• **Information**:
++++++++++

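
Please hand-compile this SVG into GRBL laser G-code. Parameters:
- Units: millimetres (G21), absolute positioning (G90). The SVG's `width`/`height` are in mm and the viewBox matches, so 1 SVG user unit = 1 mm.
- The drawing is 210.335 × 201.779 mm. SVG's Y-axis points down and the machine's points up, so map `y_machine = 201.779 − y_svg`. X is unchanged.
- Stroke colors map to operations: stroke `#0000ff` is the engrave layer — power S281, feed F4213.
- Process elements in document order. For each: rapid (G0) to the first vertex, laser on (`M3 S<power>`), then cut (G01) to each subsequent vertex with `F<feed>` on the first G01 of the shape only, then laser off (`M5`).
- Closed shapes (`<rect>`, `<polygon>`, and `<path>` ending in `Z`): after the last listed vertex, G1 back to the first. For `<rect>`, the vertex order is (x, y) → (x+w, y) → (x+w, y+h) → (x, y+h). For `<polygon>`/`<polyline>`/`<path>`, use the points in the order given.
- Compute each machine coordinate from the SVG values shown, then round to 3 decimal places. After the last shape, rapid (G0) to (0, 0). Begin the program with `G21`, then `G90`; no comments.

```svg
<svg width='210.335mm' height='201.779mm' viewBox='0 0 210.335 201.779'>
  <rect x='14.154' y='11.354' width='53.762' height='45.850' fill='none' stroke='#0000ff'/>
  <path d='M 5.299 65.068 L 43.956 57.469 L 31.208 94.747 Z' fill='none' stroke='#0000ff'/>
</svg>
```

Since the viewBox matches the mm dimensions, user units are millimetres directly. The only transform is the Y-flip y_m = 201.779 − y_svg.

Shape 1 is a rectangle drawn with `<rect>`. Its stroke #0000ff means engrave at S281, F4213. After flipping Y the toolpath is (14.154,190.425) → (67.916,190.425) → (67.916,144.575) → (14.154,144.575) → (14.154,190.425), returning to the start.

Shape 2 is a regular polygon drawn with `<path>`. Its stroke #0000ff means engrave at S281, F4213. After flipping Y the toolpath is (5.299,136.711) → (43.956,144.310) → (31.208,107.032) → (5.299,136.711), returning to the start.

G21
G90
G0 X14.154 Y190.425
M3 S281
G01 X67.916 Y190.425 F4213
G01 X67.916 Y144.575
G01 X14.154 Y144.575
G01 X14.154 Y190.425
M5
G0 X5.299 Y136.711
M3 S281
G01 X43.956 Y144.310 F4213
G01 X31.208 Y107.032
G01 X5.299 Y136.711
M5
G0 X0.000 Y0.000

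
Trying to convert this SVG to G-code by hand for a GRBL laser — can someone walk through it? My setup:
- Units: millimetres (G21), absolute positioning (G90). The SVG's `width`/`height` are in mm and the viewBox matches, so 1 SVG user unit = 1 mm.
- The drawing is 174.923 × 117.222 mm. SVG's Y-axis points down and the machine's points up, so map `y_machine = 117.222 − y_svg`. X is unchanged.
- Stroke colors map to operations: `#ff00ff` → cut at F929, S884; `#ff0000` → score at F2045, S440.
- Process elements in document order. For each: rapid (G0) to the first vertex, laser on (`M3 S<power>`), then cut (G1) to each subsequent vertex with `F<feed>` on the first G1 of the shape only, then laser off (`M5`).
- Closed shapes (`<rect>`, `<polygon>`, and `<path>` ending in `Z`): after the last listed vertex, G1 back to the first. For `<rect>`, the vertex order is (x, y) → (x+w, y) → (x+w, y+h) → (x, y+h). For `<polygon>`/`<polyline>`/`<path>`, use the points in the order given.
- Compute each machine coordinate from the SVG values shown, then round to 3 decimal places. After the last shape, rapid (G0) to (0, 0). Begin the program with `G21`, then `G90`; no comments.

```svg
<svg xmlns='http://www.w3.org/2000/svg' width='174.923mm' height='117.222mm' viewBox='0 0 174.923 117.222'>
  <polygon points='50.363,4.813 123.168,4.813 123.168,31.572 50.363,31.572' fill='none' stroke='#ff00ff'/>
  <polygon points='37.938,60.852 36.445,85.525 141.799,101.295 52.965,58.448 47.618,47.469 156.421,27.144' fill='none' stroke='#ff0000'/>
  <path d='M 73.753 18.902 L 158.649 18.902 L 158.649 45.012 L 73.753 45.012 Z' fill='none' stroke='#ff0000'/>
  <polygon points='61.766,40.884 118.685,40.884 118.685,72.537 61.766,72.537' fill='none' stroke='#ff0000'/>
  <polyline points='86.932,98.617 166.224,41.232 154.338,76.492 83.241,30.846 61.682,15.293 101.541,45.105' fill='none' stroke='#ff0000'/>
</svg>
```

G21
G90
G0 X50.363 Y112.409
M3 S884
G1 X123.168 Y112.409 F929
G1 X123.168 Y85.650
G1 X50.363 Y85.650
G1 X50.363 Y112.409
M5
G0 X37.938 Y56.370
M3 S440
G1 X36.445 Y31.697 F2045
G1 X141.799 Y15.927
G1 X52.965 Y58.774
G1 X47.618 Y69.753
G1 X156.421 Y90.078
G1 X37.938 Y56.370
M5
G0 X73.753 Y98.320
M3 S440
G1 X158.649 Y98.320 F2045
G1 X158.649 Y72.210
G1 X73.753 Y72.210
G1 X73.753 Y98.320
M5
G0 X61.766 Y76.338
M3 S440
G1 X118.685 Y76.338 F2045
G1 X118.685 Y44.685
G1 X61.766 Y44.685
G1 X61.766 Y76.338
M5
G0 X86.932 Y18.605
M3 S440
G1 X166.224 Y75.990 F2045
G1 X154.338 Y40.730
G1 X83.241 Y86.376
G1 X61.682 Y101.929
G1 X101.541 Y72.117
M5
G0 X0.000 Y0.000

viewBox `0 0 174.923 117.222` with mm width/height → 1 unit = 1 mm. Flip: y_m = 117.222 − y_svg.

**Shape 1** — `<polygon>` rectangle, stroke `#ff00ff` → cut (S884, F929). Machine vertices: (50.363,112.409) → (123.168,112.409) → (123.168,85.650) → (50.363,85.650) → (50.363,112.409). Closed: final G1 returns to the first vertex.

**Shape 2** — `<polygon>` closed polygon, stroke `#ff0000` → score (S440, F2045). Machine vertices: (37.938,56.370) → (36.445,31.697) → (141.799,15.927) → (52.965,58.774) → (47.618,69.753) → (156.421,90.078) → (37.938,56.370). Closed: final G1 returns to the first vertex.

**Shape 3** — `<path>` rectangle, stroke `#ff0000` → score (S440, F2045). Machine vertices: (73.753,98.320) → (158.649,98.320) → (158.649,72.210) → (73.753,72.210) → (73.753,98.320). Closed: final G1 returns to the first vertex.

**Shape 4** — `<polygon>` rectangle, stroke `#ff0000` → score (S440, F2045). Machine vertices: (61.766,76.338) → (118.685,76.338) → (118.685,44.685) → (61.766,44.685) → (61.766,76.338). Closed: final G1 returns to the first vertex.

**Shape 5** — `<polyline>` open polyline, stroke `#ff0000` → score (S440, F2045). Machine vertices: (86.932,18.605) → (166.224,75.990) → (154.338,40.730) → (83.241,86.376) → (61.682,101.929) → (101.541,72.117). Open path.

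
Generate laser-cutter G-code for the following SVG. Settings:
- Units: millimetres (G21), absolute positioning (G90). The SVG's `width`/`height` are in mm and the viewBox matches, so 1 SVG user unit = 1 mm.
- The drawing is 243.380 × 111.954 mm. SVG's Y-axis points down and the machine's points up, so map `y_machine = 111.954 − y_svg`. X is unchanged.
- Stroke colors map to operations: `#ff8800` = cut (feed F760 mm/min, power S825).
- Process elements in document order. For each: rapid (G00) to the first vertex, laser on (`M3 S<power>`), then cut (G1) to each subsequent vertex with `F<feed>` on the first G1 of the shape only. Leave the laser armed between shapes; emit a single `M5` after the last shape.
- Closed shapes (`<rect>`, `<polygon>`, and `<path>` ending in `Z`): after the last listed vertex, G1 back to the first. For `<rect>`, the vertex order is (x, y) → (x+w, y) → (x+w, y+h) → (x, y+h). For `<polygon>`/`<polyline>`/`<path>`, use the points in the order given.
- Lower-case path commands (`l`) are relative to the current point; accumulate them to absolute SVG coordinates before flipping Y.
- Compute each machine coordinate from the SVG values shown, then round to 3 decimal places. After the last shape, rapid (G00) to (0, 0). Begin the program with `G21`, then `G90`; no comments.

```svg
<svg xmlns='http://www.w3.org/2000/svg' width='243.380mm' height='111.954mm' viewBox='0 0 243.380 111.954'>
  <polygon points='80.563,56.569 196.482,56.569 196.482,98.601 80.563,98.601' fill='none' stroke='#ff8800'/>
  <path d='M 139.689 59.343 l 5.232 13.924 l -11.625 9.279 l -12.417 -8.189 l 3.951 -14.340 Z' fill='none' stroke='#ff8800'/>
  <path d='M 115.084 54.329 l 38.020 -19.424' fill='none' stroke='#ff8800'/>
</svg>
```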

++++++++++

• **The problem**: Everything from the first line of the entries above through the line with "- Stroke colors map to operations: stroke" is to be reproduced exactly, and nothing else.

• **Task solution**:
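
Please hand-compile this SVG into GRBL laser G-code. Parameters:
- Units: millimetres (G21), absolute positioning (G90). The SVG's `width`/`height` are in mm and the viewBox matches, so 1 SVG user unit = 1 mm.
- The drawing is 210.335 × 201.779 mm. SVG's Y-axis points down and the machine's points up, so map `y_machine = 201.779 − y_svg`. X is unchanged.
- Stroke colors map to operations: stroke `#0000ff` is the engrave layer — power S281, feed F4213.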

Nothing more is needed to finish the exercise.